> [Activity]:
The answer is one number. Say how many lines in the entries below include the word "Consider".

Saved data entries
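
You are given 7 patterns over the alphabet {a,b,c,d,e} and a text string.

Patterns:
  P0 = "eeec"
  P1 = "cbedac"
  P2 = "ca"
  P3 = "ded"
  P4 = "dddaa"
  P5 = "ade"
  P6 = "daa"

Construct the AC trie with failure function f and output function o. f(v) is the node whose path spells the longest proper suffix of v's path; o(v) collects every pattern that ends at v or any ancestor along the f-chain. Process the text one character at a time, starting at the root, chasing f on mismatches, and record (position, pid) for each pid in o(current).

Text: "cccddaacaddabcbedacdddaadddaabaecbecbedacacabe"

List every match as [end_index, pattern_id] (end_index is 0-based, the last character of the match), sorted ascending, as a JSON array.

Build:
Trie nodes:
  0='ε' goto a→19 c→5 d→12 e→1
  1='e' goto e→2
  2='ee' goto e→3
  3='eee' goto c→4
  4='eeec' goto ·  ←P0
  5='c' goto a→11 b→6
  6='cb' goto e→7
  7='cbe' goto d→8
  8='cbed' goto a→9
  9='cbeda' goto c→10
  10='cbedac' goto ·  ←P1
  11='ca' goto ·  ←P2
  12='d' goto a→22 d→15 e→13
  13='de' goto d→14
  14='ded' goto ·  ←P3
  15='dd' goto d→16
  16='ddd' goto a→17
  17='ddda' goto a→18
  18='dddaa' goto ·  ←P4
  19='a' goto d→20
  20='ad' goto e→21
  21='ade' goto ·  ←P5
  22='da' goto a→23
  23='daa' goto ·  ←P6

Failure links (BFS by depth):
  n1('e'): parent n0 fail=0; on 'e' 0 → fail=0;  out ∅∪∅=∅
  n5('c'): parent n0 fail=0; on 'c' 0 → fail=0;  out ∅∪∅=∅
  n12('d'): parent n0 fail=0; on 'd' 0 → fail=0;  out ∅∪∅=∅
  n19('a'): parent n0 fail=0; on 'a' 0 → fail=0;  out ∅∪∅=∅
  n2('ee'): parent n1 fail=0; on 'e' 0 → fail=1;  out ∅∪∅=∅
  n6('cb'): parent n5 fail=0; on 'b' 0 → fail=0;  out ∅∪∅=∅
  n11('ca'): parent n5 fail=0; on 'a' 0 → fail=19;  out {2}∪∅={2}
  n13('de'): parent n12 fail=0; on 'e' 0 → fail=1;  out ∅∪∅=∅
  n15('dd'): parent n12 fail=0; on 'd' 0 → fail=12;  out ∅∪∅=∅
  n20('ad'): parent n19 fail=0; on 'd' 0 → fail=12;  out ∅∪∅=∅
  n22('da'): parent n12 fail=0; on 'a' 0 → fail=19;  out ∅∪∅=∅
  n3('eee'): parent n2 fail=1; on 'e' 1 → fail=2;  out ∅∪∅=∅
  n7('cbe'): parent n6 fail=0; on 'e' 0 → fail=1;  out ∅∪∅=∅
  n14('ded'): parent n13 fail=1; on 'd' 1→0 → fail=12;  out {3}∪∅={3}
  n16('ddd'): parent n15 fail=12; on 'd' 12 → fail=15;  out ∅∪∅=∅
  n21('ade'): parent n20 fail=12; on 'e' 12 → fail=13;  out {5}∪∅={5}
  n23('daa'): parent n22 fail=19; on 'a' 19→0 → fail=19;  out {6}∪∅={6}
  n4('eeec'): parent n3 fail=2; on 'c' 2→1→0 → fail=5;  out {0}∪∅={0}
  n8('cbed'): parent n7 fail=1; on 'd' 1→0 → fail=12;  out ∅∪∅=∅
  n17('ddda'): parent n16 fail=15; on 'a' 15→12 → fail=22;  out ∅∪∅=∅
  n9('cbeda'): parent n8 fail=12; on 'a' 12 → fail=22;  out ∅∪∅=∅
  n18('dddaa'): parent n17 fail=22; on 'a' 22 → fail=23;  out {4}∪{6}={4,6}
  n10('cbedac'): parent n9 fail=22; on 'c' 22→19→0 → fail=5;  out {1}∪∅={1}

Run:
i=0 'c': node 0→5
i=1 'c': node 5→5 ·f
i=2 'c': node 5→5 ·f
i=3 'd': node 5→12 ·f
i=4 'd': node 12→15
i=5 'a': node 15→22 ·f
i=6 'a': node 22→23  ** P6@[4:6]
i=7 'c': node 23→5 ·f
i=8 'a': node 5→11  ** P2@[7:8]
i=9 'd': node 11→20 ·f
i=10 'd': node 20→15 ·f
i=11 'a': node 15→22 ·f
i=12 'b': node 22→0 ·f
i=13 'c': node 0→5
i=14 'b': node 5→6
i=15 'e': node 6→7
i=16 'd': node 7→8
i=17 'a': node 8→9
i=18 'c': node 9→10  ** P1@[13:18]
i=19 'd': node 10→12 ·f
i=20 'd': node 12→15
i=21 'd': node 15→16
i=22 'a': node 16→17
i=23 'a': node 17→18  ** P4@[19:23],P6@[21:23]
i=24 'd': node 18→20 ·f
i=25 'd': node 20→15 ·f
i=26 'd': node 15→16
i=27 'a': node 16→17
i=28 'a': node 17→18  ** P4@[24:28],P6@[26:28]
i=29 'b': node 18→0 ·f
i=30 'a': node 0→19
i=31 'e': node 19→1 ·f
i=32 'c': node 1→5 ·f
i=33 'b': node 5→6
i=34 'e': node 6→7
i=35 'c': node 7→5 ·f
i=36 'b': node 5→6
i=37 'e': node 6→7
i=38 'd': node 7→8
i=39 'a': node 8→9
i=40 'c': node 9→10  ** P1@[35:40]
i=41 'a': node 10→11 ·f  ** P2@[40:41]
i=42 'c': node 11→5 ·f
i=43 'a': node 5→11  ** P2@[42:43]
i=44 'b': node 11→0 ·f
i=45 'e': node 0→1

Matches: [[6,6],[8,2],[18,1],[23,4],[23,6],[28,4],[28,6],[40,1],[41,2],[43,2]]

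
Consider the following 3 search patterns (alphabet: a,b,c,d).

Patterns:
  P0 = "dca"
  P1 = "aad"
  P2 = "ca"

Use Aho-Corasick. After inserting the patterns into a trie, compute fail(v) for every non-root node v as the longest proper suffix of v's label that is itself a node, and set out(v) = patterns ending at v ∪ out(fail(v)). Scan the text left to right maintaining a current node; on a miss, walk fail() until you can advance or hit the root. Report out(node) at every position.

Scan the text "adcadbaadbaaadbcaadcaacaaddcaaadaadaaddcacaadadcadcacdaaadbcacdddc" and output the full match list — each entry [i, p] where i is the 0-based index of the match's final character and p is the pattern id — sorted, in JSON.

Construct AC machine:
Trie nodes:
  n0 'ε': a→4 c→7 d→1
  n1 'd': c→2
  n2 'dc': a→3
  n3 'dca': ·  [P0 ends]
  n4 'a': a→5
  n5 'aa': d→6
  n6 'aad': ·  [P1 ends]
  n7 'c': a→8
  n8 'ca': ·  [P2 ends]

Failure links (BFS by depth):
  fail(1) 'd': from fail(0)=0 chase 'd': 0 ⇒ 0;  out=∅∪out(0)=∅
  fail(4) 'a': from fail(0)=0 chase 'a': 0 ⇒ 0;  out=∅∪out(0)=∅
  fail(7) 'c': from fail(0)=0 chase 'c': 0 ⇒ 0;  out=∅∪out(0)=∅
  fail(2) 'dc': from fail(1)=0 chase 'c': 0 ⇒ 7;  out=∅∪out(7)=∅
  fail(5) 'aa': from fail(4)=0 chase 'a': 0 ⇒ 4;  out=∅∪out(4)=∅
  fail(8) 'ca': from fail(7)=0 chase 'a': 0 ⇒ 4;  out={2}∪out(4)={2}
  fail(3) 'dca': from fail(2)=7 chase 'a': 7 ⇒ 8;  out={0}∪out(8)={0,2}
  fail(6) 'aad': from fail(5)=4 chase 'd': 4→0 ⇒ 1;  out={1}∪out(1)={1}

Scan:
[0] read 'a'  n0⇒n4
[1] read 'd'  n4⇒n1 (via fail)
[2] read 'c'  n1⇒n2
[3] read 'a'  n2⇒n3  ** P0@[1:3],P2@[2:3]
[4] read 'd'  n3⇒n1 (via fail)
[5] read 'b'  n1⇒n0 (via fail)
[6] read 'a'  n0⇒n4
[7] read 'a'  n4⇒n5
[8] read 'd'  n5⇒n6  ** P1@[6:8]
[9] read 'b'  n6⇒n0 (via fail)
[10] read 'a'  n0⇒n4
[11] read 'a'  n4⇒n5
[12] read 'a'  n5⇒n5 (via fail)
[13] read 'd'  n5⇒n6  ** P1@[11:13]
[14] read 'b'  n6⇒n0 (via fail)
[15] read 'c'  n0⇒n7
[16] read 'a'  n7⇒n8  ** P2@[15:16]
[17] read 'a'  n8⇒n5 (via fail)
[18] read 'd'  n5⇒n6  ** P1@[16:18]
[19] read 'c'  n6⇒n2 (via fail)
[20] read 'a'  n2⇒n3  ** P0@[18:20],P2@[19:20]
[21] read 'a'  n3⇒n5 (via fail)
[22] read 'c'  n5⇒n7 (via fail)
[23] read 'a'  n7⇒n8  ** P2@[22:23]
[24] read 'a'  n8⇒n5 (via fail)
[25] read 'd'  n5⇒n6  ** P1@[23:25]
[26] read 'd'  n6⇒n1 (via fail)
[27] read 'c'  n1⇒n2
[28] read 'a'  n2⇒n3  ** P0@[26:28],P2@[27:28]
[29] read 'a'  n3⇒n5 (via fail)
[30] read 'a'  n5⇒n5 (via fail)
[31] read 'd'  n5⇒n6  ** P1@[29:31]
[32] read 'a'  n6⇒n4 (via fail)
[33] read 'a'  n4⇒n5
[34] read 'd'  n5⇒n6  ** P1@[32:34]
[35] read 'a'  n6⇒n4 (via fail)
[36] read 'a'  n4⇒n5
[37] read 'd'  n5⇒n6  ** P1@[35:37]
[38] read 'd'  n6⇒n1 (via fail)
[39] read 'c'  n1⇒n2
[40] read 'a'  n2⇒n3  ** P0@[38:40],P2@[39:40]
[41] read 'c'  n3⇒n7 (via fail)
[42] read 'a'  n7⇒n8  ** P2@[41:42]
[43] read 'a'  n8⇒n5 (via fail)
[44] read 'd'  n5⇒n6  ** P1@[42:44]
[45] read 'a'  n6⇒n4 (via fail)
[46] read 'd'  n4⇒n1 (via fail)
[47] read 'c'  n1⇒n2
[48] read 'a'  n2⇒n3  ** P0@[46:48],P2@[47:48]
[49] read 'd'  n3⇒n1 (via fail)
[50] read 'c'  n1⇒n2
[51] read 'a'  n2⇒n3  ** P0@[49:51],P2@[50:51]
[52] read 'c'  n3⇒n7 (via fail)
[53] read 'd'  n7⇒n1 (via fail)
[54] read 'a'  n1⇒n4 (via fail)
[55] read 'a'  n4⇒n5
[56] read 'a'  n5⇒n5 (via fail)
[57] read 'd'  n5⇒n6  ** P1@[55:57]
[58] read 'b'  n6⇒n0 (via fail)
[59] read 'c'  n0⇒n7
[60] read 'a'  n7⇒n8  ** P2@[59:60]
[61] read 'c'  n8⇒n7 (via fail)
[62] read 'd'  n7⇒n1 (via fail)
[63] read 'd'  n1⇒n1 (via fail)
[64] read 'd'  n1⇒n1 (via fail)
[65] read 'c'  n1⇒n2

All matches (sorted): [[3,0],[3,2],[8,1],[13,1],[16,2],[18,1],[20,0],[20,2],[23,2],[25,1],[28,0],[28,2],[31,1],[34,1],[37,1],[40,0],[40,2],[42,2],[44,1],[48,0],[48,2],[51,0],[51,2],[57,1],[60,2]]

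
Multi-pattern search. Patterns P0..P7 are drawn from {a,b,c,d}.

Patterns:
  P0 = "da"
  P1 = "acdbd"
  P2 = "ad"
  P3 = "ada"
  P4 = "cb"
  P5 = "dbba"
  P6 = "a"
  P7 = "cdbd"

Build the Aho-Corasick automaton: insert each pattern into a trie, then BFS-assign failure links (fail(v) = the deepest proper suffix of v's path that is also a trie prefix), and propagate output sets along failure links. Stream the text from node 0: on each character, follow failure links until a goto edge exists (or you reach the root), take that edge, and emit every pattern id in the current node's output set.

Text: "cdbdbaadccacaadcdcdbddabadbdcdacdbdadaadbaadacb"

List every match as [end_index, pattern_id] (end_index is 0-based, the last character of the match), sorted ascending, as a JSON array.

Build automaton:
Trie nodes:
  n0 'ε': a→3 c→10 d→1
  n1 'd': a→2 b→12
  n2 'da': ·  ←P0
  n3 'a': c→4 d→8  ←P6
  n4 'ac': d→5
  n5 'acd': b→6
  n6 'acdb': d→7
  n7 'acdbd': ·  ←P1
  n8 'ad': a→9  ←P2
  n9 'ada': ·  ←P3
  n10 'c': b→11 d→15
  n11 'cb': ·  ←P4
  n12 'db': b→13
  n13 'dbb': a→14
  n14 'dbba': ·  ←P5
  n15 'cd': b→16
  n16 'cdb': d→17
  n17 'cdbd': ·  ←P7

BFS fail/out derivation:
  n1('d'): parent n0 fail=0; on 'd' 0 → fail=0;  out ∅∪∅=∅
  n3('a'): parent n0 fail=0; on 'a' 0 → fail=0;  out {6}∪∅={6}
  n10('c'): parent n0 fail=0; on 'c' 0 → fail=0;  out ∅∪∅=∅
  n2('da'): parent n1 fail=0; on 'a' 0 → fail=3;  out {0}∪{6}={0,6}
  n4('ac'): parent n3 fail=0; on 'c' 0 → fail=10;  out ∅∪∅=∅
  n8('ad'): parent n3 fail=0; on 'd' 0 → fail=1;  out {2}∪∅={2}
  n11('cb'): parent n10 fail=0; on 'b' 0 → fail=0;  out {4}∪∅={4}
  n12('db'): parent n1 fail=0; on 'b' 0 → fail=0;  out ∅∪∅=∅
  n15('cd'): parent n10 fail=0; on 'd' 0 → fail=1;  out ∅∪∅=∅
  n5('acd'): parent n4 fail=10; on 'd' 10 → fail=15;  out ∅∪∅=∅
  n9('ada'): parent n8 fail=1; on 'a' 1 → fail=2;  out {3}∪{0,6}={0,3,6}
  n13('dbb'): parent n12 fail=0; on 'b' 0 → fail=0;  out ∅∪∅=∅
  n16('cdb'): parent n15 fail=1; on 'b' 1 → fail=12;  out ∅∪∅=∅
  n6('acdb'): parent n5 fail=15; on 'b' 15 → fail=16;  out ∅∪∅=∅
  n14('dbba'): parent n13 fail=0; on 'a' 0 → fail=3;  out {5}∪{6}={5,6}
  n17('cdbd'): parent n16 fail=12; on 'd' 12→0 → fail=1;  out {7}∪∅={7}
  n7('acdbd'): parent n6 fail=16; on 'd' 16 → fail=17;  out {1}∪{7}={1,7}

Text stream:
i=0 'c': node 0→10
i=1 'd': node 10→15
i=2 'b': node 15→16
i=3 'd': node 16→17  ** P7@[0:3]
i=4 'b': node 17→12 (fail-walked)
i=5 'a': node 12→3 (fail-walked)  ** P6@[5:5]
i=6 'a': node 3→3 (fail-walked)  ** P6@[6:6]
i=7 'd': node 3→8  ** P2@[6:7]
i=8 'c': node 8→10 (fail-walked)
i=9 'c': node 10→10 (fail-walked)
i=10 'a': node 10→3 (fail-walked)  ** P6@[10:10]
i=11 'c': node 3→4
i=12 'a': node 4→3 (fail-walked)  ** P6@[12:12]
i=13 'a': node 3→3 (fail-walked)  ** P6@[13:13]
i=14 'd': node 3→8  ** P2@[13:14]
i=15 'c': node 8→10 (fail-walked)
i=16 'd': node 10→15
i=17 'c': node 15→10 (fail-walked)
i=18 'd': node 10→15
i=19 'b': node 15→16
i=20 'd': node 16→17  ** P7@[17:20]
i=21 'd': node 17→1 (fail-walked)
i=22 'a': node 1→2  ** P0@[21:22],P6@[22:22]
i=23 'b': node 2→0 (fail-walked)
i=24 'a': node 0→3  ** P6@[24:24]
i=25 'd': node 3→8  ** P2@[24:25]
i=26 'b': node 8→12 (fail-walked)
i=27 'd': node 12→1 (fail-walked)
i=28 'c': node 1→10 (fail-walked)
i=29 'd': node 10→15
i=30 'a': node 15→2 (fail-walked)  ** P0@[29:30],P6@[30:30]
i=31 'c': node 2→4 (fail-walked)
i=32 'd': node 4→5
i=33 'b': node 5→6
i=34 'd': node 6→7  ** P1@[30:34],P7@[31:34]
i=35 'a': node 7→2 (fail-walked)  ** P0@[34:35],P6@[35:35]
i=36 'd': node 2→8 (fail-walked)  ** P2@[35:36]
i=37 'a': node 8→9  ** P0@[36:37],P3@[35:37],P6@[37:37]
i=38 'a': node 9→3 (fail-walked)  ** P6@[38:38]
i=39 'd': node 3→8  ** P2@[38:39]
i=40 'b': node 8→12 (fail-walked)
i=41 'a': node 12→3 (fail-walked)  ** P6@[41:41]
i=42 'a': node 3→3 (fail-walked)  ** P6@[42:42]
i=43 'd': node 3→8  ** P2@[42:43]
i=44 'a': node 8→9  ** P0@[43:44],P3@[42:44],P6@[44:44]
i=45 'c': node 9→4 (fail-walked)
i=46 'b': node 4→11 (fail-walked)  ** P4@[45:46]

All matches (sorted): [[3,7],[5,6],[6,6],[7,2],[10,6],[12,6],[13,6],[14,2],[20,7],[22,0],[22,6],[24,6],[25,2],[30,0],[30,6],[34,1],[34,7],[35,0],[35,6],[36,2],[37,0],[37,3],[37,6],[38,6],[39,2],[41,6],[42,6],[43,2],[44,0],[44,3],[44,6],[46,4]]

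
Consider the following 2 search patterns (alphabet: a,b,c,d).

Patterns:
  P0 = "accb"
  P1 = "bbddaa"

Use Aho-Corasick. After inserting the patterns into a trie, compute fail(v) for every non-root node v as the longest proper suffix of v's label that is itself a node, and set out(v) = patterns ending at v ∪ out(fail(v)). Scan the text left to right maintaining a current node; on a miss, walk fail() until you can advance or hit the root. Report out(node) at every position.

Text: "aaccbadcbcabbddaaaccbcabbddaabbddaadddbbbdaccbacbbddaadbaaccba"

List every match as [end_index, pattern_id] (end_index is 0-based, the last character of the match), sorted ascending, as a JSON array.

Build automaton:
Trie (insert patterns):
  n0 'ε': a→1 b→5
  n1 'a': c→2
  n2 'ac': c→3
  n3 'acc': b→4
  n4 'accb': ·  ←P0
  n5 'b': b→6
  n6 'bb': d→7
  n7 'bbd': d→8
  n8 'bbdd': a→9
  n9 'bbdda': a→10
  n10 'bbddaa': ·  ←P1

BFS fail/out derivation:
  n1('a'): parent n0 fail=0; on 'a' 0 → fail=0;  out ∅∪∅=∅
  n5('b'): parent n0 fail=0; on 'b' 0 → fail=0;  out ∅∪∅=∅
  n2('ac'): parent n1 fail=0; on 'c' 0 → fail=0;  out ∅∪∅=∅
  n6('bb'): parent n5 fail=0; on 'b' 0 → fail=5;  out ∅∪∅=∅
  n3('acc'): parent n2 fail=0; on 'c' 0 → fail=0;  out ∅∪∅=∅
  n7('bbd'): parent n6 fail=5; on 'd' 5→0 → fail=0;  out ∅∪∅=∅
  n4('accb'): parent n3 fail=0; on 'b' 0 → fail=5;  out {0}∪∅={0}
  n8('bbdd'): parent n7 fail=0; on 'd' 0 → fail=0;  out ∅∪∅=∅
  n9('bbdda'): parent n8 fail=0; on 'a' 0 → fail=1;  out ∅∪∅=∅
  n10('bbddaa'): parent n9 fail=1; on 'a' 1→0 → fail=1;  out {1}∪∅={1}

Scan:
i=0 'a': node 0→1
i=1 'a': node 1→1 ·f
i=2 'c': node 1→2
i=3 'c': node 2→3
i=4 'b': node 3→4  emit P0@[1:4]
i=5 'a': node 4→1 ·f
i=6 'd': node 1→0 ·f
i=7 'c': node 0→0
i=8 'b': node 0→5
i=9 'c': node 5→0 ·f
i=10 'a': node 0→1
i=11 'b': node 1→5 ·f
i=12 'b': node 5→6
i=13 'd': node 6→7
i=14 'd': node 7→8
i=15 'a': node 8→9
i=16 'a': node 9→10  emit P1@[11:16]
i=17 'a': node 10→1 ·f
i=18 'c': node 1→2
i=19 'c': node 2→3
i=20 'b': node 3→4  emit P0@[17:20]
i=21 'c': node 4→0 ·f
i=22 'a': node 0→1
i=23 'b': node 1→5 ·f
i=24 'b': node 5→6
i=25 'd': node 6→7
i=26 'd': node 7→8
i=27 'a': node 8→9
i=28 'a': node 9→10  emit P1@[23:28]
i=29 'b': node 10→5 ·f
i=30 'b': node 5→6
i=31 'd': node 6→7
i=32 'd': node 7→8
i=33 'a': node 8→9
i=34 'a': node 9→10  emit P1@[29:34]
i=35 'd': node 10→0 ·f
i=36 'd': node 0→0
i=37 'd': node 0→0
i=38 'b': node 0→5
i=39 'b': node 5→6
i=40 'b': node 6→6 ·f
i=41 'd': node 6→7
i=42 'a': node 7→1 ·f
i=43 'c': node 1→2
i=44 'c': node 2→3
i=45 'b': node 3→4  emit P0@[42:45]
i=46 'a': node 4→1 ·f
i=47 'c': node 1→2
i=48 'b': node 2→5 ·f
i=49 'b': node 5→6
i=50 'd': node 6→7
i=51 'd': node 7→8
i=52 'a': node 8→9
i=53 'a': node 9→10  emit P1@[48:53]
i=54 'd': node 10→0 ·f
i=55 'b': node 0→5
i=56 'a': node 5→1 ·f
i=57 'a': node 1→1 ·f
i=58 'c': node 1→2
i=59 'c': node 2→3
i=60 'b': node 3→4  emit P0@[57:60]
i=61 'a': node 4→1 ·f

All matches (sorted): [[4,0],[16,1],[20,0],[28,1],[34,1],[45,0],[53,1],[60,0]]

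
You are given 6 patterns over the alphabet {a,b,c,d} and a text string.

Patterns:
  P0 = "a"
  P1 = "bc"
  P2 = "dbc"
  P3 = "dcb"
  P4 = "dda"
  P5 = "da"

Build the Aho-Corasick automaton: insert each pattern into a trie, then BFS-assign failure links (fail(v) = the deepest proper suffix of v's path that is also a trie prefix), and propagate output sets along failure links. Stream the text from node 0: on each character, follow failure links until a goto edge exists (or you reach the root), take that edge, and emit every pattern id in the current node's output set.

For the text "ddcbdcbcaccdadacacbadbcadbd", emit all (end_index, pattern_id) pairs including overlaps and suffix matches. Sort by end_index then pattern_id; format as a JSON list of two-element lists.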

> [Your solution]:
2